- _Task objective_:
Output only the lines of the entries that follow, starting at the one with "The cotton aphid" and running down to the one with "week 10: 17.9 °C", both included and unchanged.
☆ ☆ ☆
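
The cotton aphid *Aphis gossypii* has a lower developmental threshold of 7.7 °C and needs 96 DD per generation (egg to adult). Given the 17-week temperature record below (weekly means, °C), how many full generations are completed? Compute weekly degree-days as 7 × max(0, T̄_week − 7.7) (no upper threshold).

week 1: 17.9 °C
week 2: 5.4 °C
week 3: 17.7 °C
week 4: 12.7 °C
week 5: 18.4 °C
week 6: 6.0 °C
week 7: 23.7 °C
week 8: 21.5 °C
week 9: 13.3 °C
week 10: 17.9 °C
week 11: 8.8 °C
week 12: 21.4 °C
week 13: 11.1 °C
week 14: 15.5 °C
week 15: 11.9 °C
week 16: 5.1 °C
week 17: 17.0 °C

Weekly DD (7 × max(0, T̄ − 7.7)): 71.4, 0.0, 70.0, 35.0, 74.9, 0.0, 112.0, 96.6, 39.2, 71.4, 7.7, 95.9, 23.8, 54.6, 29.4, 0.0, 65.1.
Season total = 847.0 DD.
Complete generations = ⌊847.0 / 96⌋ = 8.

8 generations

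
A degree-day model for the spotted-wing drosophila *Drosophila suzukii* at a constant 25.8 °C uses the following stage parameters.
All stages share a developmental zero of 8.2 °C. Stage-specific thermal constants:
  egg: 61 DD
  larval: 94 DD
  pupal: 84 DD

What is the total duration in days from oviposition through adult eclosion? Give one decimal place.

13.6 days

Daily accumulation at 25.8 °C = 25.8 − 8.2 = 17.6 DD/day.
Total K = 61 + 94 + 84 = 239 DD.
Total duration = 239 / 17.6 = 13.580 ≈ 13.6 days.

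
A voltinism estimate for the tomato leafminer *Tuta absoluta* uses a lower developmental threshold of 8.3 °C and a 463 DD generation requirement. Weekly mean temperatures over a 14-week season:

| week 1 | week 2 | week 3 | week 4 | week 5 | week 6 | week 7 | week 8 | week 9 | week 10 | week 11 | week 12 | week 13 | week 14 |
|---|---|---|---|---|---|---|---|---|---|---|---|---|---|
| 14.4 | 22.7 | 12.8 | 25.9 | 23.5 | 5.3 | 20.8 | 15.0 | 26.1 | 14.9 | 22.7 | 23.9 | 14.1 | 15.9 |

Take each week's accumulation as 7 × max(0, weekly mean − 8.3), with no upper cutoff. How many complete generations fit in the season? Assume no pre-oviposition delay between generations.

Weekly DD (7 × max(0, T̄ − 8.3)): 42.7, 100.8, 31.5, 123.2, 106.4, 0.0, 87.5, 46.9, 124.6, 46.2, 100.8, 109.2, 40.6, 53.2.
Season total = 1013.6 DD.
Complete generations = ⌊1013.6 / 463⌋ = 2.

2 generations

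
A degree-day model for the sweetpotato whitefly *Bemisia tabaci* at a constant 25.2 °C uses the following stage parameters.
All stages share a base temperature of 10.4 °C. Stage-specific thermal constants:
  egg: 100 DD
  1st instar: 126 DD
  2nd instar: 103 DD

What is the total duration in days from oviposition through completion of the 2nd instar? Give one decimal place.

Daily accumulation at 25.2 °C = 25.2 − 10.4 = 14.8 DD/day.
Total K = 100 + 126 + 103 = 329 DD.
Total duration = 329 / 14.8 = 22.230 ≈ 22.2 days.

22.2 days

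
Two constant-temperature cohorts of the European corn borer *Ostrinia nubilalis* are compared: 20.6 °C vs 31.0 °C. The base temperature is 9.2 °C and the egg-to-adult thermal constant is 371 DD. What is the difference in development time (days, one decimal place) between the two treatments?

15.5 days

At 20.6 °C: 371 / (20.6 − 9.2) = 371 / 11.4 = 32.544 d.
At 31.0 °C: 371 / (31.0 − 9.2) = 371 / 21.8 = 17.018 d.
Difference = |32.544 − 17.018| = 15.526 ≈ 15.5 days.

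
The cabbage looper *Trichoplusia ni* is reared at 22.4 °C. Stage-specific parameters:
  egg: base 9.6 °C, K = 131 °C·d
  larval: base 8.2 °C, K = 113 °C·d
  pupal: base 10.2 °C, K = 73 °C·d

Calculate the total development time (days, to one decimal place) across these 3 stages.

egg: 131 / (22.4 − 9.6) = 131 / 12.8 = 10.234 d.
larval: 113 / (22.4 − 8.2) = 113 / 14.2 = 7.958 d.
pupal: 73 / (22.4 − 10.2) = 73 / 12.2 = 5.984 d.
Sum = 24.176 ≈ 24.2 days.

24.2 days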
☆ ☆ ☆
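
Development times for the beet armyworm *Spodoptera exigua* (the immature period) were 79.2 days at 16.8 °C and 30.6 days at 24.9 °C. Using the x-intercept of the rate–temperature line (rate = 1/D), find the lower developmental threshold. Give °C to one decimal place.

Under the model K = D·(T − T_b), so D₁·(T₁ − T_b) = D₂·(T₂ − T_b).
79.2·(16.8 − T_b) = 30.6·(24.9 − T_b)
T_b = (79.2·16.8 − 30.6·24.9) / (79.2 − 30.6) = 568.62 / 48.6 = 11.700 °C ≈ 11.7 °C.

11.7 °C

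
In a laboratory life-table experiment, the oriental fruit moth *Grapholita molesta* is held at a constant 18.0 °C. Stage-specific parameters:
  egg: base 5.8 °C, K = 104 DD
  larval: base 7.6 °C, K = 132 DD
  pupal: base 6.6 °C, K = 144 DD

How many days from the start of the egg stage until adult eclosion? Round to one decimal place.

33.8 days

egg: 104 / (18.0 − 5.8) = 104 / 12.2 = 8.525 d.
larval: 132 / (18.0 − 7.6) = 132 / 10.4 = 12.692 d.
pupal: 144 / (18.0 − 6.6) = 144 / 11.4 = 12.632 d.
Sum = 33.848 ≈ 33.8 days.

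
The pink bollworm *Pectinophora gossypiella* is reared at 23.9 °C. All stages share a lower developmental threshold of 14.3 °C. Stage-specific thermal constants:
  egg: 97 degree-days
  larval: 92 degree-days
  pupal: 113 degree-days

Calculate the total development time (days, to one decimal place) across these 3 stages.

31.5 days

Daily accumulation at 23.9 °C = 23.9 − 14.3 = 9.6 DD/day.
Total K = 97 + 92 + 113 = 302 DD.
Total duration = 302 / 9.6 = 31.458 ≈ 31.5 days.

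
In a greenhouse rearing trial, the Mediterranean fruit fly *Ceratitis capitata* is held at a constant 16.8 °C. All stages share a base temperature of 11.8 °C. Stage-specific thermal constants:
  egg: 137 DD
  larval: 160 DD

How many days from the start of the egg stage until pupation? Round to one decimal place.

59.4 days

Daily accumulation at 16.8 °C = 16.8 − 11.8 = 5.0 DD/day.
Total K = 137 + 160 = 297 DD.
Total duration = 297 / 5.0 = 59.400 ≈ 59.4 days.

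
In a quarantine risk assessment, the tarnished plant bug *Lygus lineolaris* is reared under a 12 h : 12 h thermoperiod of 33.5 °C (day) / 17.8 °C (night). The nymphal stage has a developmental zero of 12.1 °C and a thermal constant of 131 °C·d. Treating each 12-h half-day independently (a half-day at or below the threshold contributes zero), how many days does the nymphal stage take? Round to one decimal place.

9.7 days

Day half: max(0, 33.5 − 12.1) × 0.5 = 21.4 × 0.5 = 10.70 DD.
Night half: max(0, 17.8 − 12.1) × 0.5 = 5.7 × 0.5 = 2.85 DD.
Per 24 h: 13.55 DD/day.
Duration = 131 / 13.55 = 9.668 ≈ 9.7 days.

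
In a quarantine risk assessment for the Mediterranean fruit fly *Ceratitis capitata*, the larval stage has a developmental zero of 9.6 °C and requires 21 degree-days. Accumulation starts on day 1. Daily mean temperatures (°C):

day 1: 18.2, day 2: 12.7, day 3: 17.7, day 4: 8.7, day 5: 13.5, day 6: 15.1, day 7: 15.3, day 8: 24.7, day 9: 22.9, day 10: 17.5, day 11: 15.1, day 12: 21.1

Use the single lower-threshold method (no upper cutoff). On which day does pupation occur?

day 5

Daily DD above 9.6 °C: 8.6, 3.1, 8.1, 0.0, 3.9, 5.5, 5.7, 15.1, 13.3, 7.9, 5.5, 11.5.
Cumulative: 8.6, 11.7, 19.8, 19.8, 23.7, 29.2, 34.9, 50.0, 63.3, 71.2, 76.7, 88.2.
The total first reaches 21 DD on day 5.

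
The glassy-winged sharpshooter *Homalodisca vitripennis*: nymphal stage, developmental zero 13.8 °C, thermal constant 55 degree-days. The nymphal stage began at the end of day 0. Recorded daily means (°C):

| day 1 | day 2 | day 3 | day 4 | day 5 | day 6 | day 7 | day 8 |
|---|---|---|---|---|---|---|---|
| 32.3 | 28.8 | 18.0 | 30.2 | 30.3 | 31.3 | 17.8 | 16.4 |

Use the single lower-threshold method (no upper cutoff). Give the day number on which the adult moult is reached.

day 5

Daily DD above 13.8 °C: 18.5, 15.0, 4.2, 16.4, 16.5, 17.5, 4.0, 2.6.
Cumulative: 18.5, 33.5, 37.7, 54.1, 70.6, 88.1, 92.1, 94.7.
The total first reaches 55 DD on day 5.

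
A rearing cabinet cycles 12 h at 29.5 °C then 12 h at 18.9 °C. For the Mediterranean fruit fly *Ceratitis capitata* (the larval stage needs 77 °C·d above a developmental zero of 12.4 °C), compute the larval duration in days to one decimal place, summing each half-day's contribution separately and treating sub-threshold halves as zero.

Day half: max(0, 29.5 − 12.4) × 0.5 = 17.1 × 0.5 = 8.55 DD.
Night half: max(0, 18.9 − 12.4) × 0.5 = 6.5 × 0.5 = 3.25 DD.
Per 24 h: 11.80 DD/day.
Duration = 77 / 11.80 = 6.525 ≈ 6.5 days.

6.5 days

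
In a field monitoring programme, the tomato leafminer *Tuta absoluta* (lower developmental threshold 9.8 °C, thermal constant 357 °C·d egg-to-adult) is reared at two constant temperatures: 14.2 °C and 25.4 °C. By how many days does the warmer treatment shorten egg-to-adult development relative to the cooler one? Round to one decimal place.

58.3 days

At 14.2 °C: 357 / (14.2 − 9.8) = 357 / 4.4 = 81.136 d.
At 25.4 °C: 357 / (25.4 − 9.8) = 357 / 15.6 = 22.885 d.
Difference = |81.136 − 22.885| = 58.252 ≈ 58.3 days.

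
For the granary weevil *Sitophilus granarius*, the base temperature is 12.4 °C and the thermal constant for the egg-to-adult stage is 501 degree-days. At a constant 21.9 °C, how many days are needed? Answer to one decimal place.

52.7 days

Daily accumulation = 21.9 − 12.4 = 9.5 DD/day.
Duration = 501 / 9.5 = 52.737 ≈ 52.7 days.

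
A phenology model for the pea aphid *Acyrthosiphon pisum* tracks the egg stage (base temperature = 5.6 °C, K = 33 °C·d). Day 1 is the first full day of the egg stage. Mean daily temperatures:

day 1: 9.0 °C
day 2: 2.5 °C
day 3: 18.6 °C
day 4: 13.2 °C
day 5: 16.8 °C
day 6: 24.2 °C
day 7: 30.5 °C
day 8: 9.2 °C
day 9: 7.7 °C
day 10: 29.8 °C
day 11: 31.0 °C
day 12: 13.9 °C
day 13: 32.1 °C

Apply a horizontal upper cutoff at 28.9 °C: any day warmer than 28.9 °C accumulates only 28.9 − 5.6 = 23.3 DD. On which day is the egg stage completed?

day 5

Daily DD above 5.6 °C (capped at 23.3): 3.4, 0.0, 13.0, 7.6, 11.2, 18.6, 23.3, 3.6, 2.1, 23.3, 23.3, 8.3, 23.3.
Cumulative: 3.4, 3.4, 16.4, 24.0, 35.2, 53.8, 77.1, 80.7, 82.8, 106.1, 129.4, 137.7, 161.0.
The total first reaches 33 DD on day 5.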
☆ ☆ ☆
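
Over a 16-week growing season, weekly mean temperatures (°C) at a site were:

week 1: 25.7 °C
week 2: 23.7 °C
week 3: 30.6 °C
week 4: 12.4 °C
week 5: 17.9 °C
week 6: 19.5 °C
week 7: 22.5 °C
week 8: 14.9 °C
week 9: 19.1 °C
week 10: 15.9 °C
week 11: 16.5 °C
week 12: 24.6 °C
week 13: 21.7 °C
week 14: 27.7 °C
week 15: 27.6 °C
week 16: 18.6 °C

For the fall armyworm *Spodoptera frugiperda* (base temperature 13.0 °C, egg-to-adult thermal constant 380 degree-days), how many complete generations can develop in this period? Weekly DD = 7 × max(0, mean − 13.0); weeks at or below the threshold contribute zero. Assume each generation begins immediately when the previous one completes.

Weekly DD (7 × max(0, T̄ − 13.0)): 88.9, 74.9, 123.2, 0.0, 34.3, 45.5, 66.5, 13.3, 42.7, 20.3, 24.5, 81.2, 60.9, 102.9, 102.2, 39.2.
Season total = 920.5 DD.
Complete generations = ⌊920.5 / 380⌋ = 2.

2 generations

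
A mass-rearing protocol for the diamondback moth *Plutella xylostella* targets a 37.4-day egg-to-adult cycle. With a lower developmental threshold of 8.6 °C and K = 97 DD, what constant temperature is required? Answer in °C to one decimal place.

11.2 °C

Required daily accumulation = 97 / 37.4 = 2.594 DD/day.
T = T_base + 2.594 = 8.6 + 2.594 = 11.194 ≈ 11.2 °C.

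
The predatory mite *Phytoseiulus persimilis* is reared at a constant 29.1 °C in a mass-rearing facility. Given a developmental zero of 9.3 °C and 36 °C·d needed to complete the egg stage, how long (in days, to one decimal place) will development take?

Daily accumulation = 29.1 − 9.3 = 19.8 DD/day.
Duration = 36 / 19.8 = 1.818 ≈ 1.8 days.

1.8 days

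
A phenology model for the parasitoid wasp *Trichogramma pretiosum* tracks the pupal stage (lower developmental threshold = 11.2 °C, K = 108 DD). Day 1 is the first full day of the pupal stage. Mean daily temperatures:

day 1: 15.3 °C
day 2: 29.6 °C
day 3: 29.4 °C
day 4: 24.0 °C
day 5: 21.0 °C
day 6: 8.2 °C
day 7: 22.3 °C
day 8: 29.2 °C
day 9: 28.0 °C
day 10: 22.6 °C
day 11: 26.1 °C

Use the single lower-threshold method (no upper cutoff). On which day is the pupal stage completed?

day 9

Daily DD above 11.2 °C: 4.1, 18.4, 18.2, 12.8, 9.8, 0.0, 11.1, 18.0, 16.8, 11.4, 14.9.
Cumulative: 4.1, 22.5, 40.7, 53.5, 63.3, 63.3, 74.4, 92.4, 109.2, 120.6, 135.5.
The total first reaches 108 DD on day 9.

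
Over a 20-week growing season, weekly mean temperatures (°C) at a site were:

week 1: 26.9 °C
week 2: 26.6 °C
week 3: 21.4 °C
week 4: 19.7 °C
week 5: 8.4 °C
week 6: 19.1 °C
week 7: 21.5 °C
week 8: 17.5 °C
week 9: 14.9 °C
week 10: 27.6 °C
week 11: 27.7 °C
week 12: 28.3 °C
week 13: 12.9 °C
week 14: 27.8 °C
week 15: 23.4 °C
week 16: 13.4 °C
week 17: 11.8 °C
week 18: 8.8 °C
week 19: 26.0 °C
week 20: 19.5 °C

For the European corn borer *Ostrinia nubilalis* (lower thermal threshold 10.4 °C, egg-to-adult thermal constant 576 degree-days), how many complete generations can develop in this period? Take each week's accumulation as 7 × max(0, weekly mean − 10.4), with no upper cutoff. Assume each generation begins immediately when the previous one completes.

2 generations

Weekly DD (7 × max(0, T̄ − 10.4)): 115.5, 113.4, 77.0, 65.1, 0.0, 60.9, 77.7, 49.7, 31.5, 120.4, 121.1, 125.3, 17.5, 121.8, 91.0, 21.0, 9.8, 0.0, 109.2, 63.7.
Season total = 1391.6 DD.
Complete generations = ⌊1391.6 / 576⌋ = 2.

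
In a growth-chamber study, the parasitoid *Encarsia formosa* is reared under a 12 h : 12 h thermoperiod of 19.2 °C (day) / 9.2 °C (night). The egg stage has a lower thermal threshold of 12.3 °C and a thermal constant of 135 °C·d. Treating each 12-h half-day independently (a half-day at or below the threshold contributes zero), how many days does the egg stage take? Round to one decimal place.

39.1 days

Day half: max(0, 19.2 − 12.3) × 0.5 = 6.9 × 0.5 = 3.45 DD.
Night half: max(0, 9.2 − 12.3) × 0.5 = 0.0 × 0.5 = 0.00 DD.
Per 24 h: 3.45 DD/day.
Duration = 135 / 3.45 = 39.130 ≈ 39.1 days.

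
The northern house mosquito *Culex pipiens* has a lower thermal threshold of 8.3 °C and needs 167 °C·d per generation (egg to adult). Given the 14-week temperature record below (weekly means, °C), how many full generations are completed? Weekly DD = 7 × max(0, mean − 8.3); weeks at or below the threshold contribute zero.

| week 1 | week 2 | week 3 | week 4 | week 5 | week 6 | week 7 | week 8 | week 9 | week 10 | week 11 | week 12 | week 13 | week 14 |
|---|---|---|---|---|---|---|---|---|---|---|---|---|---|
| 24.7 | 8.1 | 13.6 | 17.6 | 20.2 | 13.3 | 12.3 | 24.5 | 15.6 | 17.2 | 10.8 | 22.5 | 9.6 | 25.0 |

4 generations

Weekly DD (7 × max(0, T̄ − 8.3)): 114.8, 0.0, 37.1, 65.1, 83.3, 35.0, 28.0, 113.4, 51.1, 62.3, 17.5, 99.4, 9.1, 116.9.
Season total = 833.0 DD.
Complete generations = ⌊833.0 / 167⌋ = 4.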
☆ ☆ ☆
- _Task answer_:
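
The cotton aphid *Aphis gossypii* has a lower developmental threshold of 7.7 °C and needs 96 DD per generation (egg to adult). Given the 17-week temperature record below (weekly means, °C), how many full generations are completed? Compute weekly degree-days as 7 × max(0, T̄_week − 7.7) (no upper threshold).

week 1: 17.9 °C
week 2: 5.4 °C
week 3: 17.7 °C
week 4: 12.7 °C
week 5: 18.4 °C
week 6: 6.0 °C
week 7: 23.7 °C
week 8: 21.5 °C
week 9: 13.3 °C
week 10: 17.9 °C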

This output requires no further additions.